## Work to be completed:
Starting at the first line of the data below, repeat each line word for word up to and including the line with "Elsewhere, each phoneme surfaces unchanged.".

Stored items:
◇ ◇ ◇ ◇ ◇ ◇ ◇
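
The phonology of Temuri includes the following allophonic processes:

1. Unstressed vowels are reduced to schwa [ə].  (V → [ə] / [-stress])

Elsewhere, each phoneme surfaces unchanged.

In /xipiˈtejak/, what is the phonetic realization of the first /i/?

[ə]

/i/ (between /x/ and /p/) occurs in an unstressed syllable → [ə] by rule 1.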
◇ ◇ ◇ ◇ ◇ ◇ ◇
## Solved exercise:
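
The phonology of Temuri includes the following allophonic processes:

1. Unstressed vowels are reduced to schwa [ə].  (V → [ə] / [-stress])

Elsewhere, each phoneme surfaces unchanged.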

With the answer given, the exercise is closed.